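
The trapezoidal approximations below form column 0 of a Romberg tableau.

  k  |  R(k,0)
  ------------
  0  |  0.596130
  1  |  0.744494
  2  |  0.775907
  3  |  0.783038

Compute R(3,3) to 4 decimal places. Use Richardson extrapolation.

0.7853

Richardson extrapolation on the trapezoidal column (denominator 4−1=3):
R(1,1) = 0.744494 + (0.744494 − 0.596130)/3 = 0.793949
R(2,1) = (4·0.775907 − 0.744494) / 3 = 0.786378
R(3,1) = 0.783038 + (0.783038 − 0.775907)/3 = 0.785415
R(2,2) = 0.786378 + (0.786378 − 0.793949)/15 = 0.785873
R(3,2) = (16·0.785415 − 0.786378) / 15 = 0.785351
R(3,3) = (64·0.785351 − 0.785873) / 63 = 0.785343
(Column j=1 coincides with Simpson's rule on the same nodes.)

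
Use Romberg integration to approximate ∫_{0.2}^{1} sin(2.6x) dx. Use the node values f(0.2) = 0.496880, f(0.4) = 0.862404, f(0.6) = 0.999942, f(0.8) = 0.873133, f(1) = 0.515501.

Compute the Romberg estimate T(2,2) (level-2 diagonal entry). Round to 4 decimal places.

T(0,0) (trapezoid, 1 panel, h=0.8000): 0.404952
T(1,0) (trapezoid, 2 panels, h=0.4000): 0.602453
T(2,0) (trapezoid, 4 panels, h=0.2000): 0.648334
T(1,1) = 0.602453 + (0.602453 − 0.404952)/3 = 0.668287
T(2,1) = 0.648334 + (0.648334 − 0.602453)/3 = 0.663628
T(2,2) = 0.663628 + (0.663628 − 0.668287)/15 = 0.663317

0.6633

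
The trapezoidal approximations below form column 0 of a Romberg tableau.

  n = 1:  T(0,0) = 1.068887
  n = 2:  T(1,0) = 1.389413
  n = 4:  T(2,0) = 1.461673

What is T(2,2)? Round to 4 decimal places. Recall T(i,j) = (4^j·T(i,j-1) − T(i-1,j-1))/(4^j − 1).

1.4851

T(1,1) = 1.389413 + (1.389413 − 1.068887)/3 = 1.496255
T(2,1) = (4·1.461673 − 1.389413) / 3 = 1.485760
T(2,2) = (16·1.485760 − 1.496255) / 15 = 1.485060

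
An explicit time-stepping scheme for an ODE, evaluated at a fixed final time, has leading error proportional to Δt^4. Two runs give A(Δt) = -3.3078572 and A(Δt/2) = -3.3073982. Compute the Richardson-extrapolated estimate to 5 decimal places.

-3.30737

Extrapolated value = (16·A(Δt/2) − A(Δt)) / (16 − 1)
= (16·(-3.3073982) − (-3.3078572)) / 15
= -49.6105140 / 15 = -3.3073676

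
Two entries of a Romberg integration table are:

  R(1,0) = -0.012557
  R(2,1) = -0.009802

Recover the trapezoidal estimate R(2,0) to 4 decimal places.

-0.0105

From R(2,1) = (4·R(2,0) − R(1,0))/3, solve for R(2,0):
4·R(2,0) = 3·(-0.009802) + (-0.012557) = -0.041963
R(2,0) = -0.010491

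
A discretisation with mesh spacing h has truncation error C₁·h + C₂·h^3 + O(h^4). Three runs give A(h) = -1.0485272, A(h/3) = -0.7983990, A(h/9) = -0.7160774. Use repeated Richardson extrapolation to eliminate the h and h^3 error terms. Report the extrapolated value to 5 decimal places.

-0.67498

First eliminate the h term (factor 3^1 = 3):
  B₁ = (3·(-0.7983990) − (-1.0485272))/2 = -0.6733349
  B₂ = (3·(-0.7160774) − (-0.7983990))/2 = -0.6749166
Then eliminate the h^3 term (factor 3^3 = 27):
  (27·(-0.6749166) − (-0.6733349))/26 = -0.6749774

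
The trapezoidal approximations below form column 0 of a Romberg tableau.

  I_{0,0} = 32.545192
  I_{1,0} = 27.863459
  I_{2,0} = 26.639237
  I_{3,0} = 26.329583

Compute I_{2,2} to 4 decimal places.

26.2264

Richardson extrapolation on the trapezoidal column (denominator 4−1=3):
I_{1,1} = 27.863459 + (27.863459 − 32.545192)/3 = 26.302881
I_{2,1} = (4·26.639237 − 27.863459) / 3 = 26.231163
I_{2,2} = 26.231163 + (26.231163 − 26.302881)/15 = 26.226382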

----------------

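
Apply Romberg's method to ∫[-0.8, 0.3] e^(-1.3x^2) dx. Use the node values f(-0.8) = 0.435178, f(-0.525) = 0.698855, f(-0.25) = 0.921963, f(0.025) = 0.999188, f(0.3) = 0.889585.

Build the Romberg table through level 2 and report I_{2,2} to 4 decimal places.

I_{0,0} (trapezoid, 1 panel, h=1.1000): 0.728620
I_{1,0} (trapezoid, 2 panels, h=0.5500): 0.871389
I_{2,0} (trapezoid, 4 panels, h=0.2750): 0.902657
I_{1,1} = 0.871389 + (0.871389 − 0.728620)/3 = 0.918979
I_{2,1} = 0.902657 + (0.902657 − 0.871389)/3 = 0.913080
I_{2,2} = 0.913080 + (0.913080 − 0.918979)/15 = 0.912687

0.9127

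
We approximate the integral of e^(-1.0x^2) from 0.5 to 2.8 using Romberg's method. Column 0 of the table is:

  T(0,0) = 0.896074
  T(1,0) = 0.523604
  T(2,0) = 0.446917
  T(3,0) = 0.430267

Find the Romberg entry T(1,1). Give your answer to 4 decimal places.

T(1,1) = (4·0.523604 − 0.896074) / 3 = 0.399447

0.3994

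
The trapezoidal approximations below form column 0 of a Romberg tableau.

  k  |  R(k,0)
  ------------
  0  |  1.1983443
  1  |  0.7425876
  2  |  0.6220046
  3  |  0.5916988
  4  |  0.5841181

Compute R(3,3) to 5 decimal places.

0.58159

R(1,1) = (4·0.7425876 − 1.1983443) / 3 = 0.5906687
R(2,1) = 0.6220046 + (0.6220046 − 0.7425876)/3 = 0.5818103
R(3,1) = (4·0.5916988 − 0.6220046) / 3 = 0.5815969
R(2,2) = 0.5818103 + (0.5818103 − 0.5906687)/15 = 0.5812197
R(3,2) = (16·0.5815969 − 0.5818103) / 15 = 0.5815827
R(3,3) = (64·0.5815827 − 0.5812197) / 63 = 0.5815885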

----------------

§ ASSIGNMENT
Repeat, exactly as they stand above, the lines from the line with "Two entries of" to the line with "R(2,1) = -0.009802", both lines included.

§ TASK SOLUTION
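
Two entries of a Romberg integration table are:

  R(1,0) = -0.012557
  R(2,1) = -0.009802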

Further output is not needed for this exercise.